Input data

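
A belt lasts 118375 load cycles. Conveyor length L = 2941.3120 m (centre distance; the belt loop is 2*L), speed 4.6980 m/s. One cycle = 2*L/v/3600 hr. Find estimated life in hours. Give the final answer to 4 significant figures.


cycle_time = 2 * 2941.3120 / 4.6980 / 3600 = 0.347821 hr
life = 118375 * 0.347821 = 41170 hours


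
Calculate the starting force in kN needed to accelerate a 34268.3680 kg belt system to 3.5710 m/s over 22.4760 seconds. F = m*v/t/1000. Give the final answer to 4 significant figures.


F = 34268.3680 * 3.5710 / 22.4760 / 1000
F = 5.445 kN


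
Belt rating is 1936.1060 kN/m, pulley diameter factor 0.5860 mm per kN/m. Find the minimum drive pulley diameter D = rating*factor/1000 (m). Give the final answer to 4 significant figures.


D = 1936.1060 * 0.5860 / 1000
D = 1.135 m


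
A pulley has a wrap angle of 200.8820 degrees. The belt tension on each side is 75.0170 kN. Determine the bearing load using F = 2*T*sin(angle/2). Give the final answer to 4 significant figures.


F = 2 * 75.0170 * sin(200.8820/2 deg)
F = 147.5 kN


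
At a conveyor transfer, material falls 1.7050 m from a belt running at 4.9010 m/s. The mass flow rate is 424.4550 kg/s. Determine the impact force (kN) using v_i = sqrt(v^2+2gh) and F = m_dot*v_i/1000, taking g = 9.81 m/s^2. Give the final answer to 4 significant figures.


v_i = sqrt(4.9010^2 + 2*9.81*1.7050) = 7.58102 m/s
F = 424.4550 * 7.58102 / 1000
F = 3.218 kN


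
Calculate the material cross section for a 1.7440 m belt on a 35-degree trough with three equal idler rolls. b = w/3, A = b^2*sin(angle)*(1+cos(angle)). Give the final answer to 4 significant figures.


b = 1.7440/3 = 0.581333 m
A = 0.581333^2 * sin(35 deg) * (1 + cos(35 deg))
A = 0.3526 m^2


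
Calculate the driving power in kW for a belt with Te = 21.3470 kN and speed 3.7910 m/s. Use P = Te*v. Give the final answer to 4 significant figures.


P = Te * v = 21.3470 * 3.7910
P = 80.93 kW


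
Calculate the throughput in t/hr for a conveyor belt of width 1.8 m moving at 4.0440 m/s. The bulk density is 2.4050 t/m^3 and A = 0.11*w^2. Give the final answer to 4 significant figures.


A = 0.11 * 1.8^2 = 0.3564 m^2
C = 0.3564 * 4.0440 * 2.4050 * 3600
C = 12480 t/hr


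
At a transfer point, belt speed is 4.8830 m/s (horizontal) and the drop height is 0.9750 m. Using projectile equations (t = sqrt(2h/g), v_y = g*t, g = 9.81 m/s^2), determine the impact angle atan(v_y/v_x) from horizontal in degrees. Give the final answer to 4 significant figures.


t = sqrt(2*0.9750/9.81) = 0.445844 s
v_y = 9.81 * 0.445844 = 4.37373 m/s
angle = atan(4.37373 / 4.8830) = 41.85 deg


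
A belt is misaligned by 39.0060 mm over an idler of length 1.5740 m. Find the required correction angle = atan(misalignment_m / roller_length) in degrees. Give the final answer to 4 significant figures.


misalign_m = 39.0060 / 1000 = 0.039006 m
angle = atan(0.039006 / 1.5740)
angle = 1.420 deg


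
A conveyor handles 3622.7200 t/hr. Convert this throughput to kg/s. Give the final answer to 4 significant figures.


m_dot = 3622.7200 * 1000 / 3600
m_dot = 1006 kg/s


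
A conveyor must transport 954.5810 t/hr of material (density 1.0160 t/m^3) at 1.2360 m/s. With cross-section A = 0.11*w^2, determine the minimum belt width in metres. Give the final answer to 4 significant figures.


A_req = 954.5810 / (1.2360 * 1.0160 * 3600) = 0.211153 m^2
w = sqrt(0.211153 / 0.11)
w = 1.385 m


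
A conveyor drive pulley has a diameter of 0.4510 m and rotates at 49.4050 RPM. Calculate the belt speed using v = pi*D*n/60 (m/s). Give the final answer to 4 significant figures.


v = pi * 0.4510 * 49.4050 / 60
v = 1.167 m/s


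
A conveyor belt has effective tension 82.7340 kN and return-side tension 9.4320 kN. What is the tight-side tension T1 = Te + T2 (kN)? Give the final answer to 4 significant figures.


T1 = Te + T2 = 82.7340 + 9.4320
T1 = 92.17 kN


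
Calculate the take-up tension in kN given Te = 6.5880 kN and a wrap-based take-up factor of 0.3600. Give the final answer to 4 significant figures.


T_tu = 6.5880 * 0.3600
T_tu = 2.372 kN


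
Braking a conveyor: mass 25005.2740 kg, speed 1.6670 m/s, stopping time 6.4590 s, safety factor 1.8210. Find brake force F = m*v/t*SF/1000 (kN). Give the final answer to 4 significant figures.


F = 25005.2740 * 1.6670 / 6.4590 * 1.8210 / 1000
F = 11.75 kN


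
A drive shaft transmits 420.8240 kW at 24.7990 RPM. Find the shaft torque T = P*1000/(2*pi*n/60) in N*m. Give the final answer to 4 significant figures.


omega = 2*pi*24.7990/60 = 2.59695 rad/s
T = 420.8240*1000 / 2.59695
T = 162000 N*m


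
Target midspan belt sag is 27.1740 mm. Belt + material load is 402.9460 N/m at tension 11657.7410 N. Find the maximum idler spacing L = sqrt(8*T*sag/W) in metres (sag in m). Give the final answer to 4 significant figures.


sag = 27.1740/1000 = 0.027174 m
L = sqrt(8 * 11657.7410 * 0.027174 / 402.9460)
L = 2.508 m


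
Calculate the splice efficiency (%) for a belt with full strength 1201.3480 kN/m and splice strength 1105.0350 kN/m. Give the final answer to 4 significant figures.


Eff = 1105.0350 / 1201.3480 * 100
Eff = 91.98 %


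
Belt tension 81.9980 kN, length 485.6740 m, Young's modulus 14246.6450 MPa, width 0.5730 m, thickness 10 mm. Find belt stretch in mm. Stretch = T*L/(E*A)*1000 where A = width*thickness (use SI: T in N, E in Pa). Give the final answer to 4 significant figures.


A = 0.5730 * 0.01 = 0.00573 m^2
Stretch = 81.9980*1000 * 485.6740 / (14246.6450e6 * 0.00573) * 1000
Stretch = 487.8 mm


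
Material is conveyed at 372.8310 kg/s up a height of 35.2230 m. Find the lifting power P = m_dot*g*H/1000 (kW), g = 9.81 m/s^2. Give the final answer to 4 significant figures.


P = 372.8310 * 9.81 * 35.2230 / 1000
P = 128.8 kW


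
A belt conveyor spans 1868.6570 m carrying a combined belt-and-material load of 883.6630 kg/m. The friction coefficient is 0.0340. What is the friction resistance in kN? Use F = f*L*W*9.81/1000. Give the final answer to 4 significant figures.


F = 0.0340 * 1868.6570 * 883.6630 * 9.81 / 1000
F = 550.8 kN


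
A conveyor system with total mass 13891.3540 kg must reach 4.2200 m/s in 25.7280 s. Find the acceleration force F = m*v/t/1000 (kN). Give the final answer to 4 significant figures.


F = 13891.3540 * 4.2200 / 25.7280 / 1000
F = 2.279 kN


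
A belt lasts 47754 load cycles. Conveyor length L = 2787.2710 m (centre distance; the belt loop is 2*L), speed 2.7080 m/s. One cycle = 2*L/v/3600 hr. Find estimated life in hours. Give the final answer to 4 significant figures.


cycle_time = 2 * 2787.2710 / 2.7080 / 3600 = 0.571818 hr
life = 47754 * 0.571818 = 27310 hours


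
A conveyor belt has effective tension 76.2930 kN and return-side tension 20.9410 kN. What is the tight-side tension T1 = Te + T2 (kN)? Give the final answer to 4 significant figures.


T1 = Te + T2 = 76.2930 + 20.9410
T1 = 97.23 kN


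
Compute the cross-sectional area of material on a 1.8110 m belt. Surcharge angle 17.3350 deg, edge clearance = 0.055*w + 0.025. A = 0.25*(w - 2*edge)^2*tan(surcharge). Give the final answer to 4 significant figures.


edge = 0.055*1.8110 + 0.025 = 0.124605 m
ew = 1.8110 - 2*0.124605 = 1.56179 m
A = 0.25 * 1.56179^2 * tan(17.3350 deg)
A = 0.1903 m^2


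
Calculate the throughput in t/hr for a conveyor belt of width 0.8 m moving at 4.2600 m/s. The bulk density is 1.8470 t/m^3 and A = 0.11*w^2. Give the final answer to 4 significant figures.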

Task goal
Set down, exactly as they appear, the line holding "A conveyor belt has effective tension 76.2930" and every line after it until the records end.

Task result
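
A conveyor belt has effective tension 76.2930 kN and return-side tension 20.9410 kN. What is the tight-side tension T1 = Te + T2 (kN)? Give the final answer to 4 significant figures.


T1 = Te + T2 = 76.2930 + 20.9410
T1 = 97.23 kN


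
Compute the cross-sectional area of material on a 1.8110 m belt. Surcharge angle 17.3350 deg, edge clearance = 0.055*w + 0.025. A = 0.25*(w - 2*edge)^2*tan(surcharge). Give the final answer to 4 significant figures.


edge = 0.055*1.8110 + 0.025 = 0.124605 m
ew = 1.8110 - 2*0.124605 = 1.56179 m
A = 0.25 * 1.56179^2 * tan(17.3350 deg)
A = 0.1903 m^2


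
Calculate the throughput in t/hr for a conveyor belt of width 0.8 m moving at 4.2600 m/s. The bulk density is 1.8470 t/m^3 and A = 0.11*w^2. Give the final answer to 4 significant figures.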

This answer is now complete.